[Opening Available records section]
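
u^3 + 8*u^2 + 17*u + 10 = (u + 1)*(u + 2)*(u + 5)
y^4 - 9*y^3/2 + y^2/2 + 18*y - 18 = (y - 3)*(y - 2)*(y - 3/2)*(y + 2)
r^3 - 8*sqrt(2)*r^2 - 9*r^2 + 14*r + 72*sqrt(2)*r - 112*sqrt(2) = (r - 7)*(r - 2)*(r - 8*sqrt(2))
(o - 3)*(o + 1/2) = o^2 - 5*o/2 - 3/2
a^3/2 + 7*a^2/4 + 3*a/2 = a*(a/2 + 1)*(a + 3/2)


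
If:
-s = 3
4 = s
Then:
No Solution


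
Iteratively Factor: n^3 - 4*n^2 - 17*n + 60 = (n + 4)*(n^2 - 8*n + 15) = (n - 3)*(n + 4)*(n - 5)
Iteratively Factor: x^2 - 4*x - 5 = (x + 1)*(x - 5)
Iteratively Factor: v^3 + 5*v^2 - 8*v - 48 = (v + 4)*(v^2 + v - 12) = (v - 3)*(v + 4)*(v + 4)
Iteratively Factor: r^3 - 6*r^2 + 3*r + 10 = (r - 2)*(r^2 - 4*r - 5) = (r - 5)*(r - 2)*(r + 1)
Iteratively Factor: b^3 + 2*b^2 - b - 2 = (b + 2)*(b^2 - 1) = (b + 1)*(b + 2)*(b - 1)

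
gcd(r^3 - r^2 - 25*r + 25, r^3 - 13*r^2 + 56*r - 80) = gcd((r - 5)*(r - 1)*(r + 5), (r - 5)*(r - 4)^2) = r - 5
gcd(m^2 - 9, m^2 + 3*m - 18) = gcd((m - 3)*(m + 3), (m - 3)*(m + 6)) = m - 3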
[Closing Available records section]
[Opening Available records section]
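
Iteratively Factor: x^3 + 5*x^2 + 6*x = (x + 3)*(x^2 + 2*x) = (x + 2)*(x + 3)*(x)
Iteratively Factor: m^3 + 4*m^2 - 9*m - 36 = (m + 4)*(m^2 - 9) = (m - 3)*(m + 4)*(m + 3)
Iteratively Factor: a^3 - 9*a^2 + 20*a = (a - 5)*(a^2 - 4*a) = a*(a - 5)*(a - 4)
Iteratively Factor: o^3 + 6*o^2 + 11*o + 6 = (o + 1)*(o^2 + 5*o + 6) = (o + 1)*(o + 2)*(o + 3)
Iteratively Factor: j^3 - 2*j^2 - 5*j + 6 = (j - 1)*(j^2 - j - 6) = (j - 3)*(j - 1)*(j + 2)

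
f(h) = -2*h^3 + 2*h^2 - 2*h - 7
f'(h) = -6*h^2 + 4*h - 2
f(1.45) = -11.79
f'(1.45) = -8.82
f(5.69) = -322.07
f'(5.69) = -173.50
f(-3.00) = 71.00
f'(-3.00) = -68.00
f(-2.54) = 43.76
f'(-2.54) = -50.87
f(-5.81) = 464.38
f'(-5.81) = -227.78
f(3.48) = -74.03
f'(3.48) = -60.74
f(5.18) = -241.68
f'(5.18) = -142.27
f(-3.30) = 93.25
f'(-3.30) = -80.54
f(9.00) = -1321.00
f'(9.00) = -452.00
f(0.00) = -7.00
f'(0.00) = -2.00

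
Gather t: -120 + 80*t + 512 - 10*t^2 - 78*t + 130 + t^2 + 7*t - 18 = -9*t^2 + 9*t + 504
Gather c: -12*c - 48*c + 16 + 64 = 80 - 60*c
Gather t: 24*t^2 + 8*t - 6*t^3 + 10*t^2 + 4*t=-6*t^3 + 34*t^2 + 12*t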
[Closing Available records section]
[Opening Available records section]
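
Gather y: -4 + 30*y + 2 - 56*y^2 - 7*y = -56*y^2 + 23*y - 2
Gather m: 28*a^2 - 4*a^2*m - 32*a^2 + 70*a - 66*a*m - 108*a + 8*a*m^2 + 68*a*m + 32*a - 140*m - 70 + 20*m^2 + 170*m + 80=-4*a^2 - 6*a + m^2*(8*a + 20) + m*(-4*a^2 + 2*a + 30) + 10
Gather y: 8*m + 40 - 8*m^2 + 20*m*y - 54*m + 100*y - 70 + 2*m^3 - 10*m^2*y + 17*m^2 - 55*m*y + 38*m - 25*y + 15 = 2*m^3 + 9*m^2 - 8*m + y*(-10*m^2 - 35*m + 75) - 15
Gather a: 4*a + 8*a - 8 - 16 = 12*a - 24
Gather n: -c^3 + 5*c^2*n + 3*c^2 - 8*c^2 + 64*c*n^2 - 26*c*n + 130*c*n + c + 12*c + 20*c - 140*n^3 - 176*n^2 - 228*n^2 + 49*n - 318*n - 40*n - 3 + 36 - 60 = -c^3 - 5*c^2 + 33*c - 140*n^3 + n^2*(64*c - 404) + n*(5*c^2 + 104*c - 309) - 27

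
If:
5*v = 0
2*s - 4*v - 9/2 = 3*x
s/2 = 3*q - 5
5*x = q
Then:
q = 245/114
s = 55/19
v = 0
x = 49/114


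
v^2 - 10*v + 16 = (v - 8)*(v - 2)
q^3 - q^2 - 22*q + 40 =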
[Closing Available records section]
Work order: From the records above, transcribe exactly the run of lines that opens with the line holding "f'(-5.81) = -227.78" and closes with the line holding "f'(0.00) = -2.00", both included.

Answer box:
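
f'(-5.81) = -227.78
f(3.48) = -74.03
f'(3.48) = -60.74
f(5.18) = -241.68
f'(5.18) = -142.27
f(-3.30) = 93.25
f'(-3.30) = -80.54
f(9.00) = -1321.00
f'(9.00) = -452.00
f(0.00) = -7.00
f'(0.00) = -2.00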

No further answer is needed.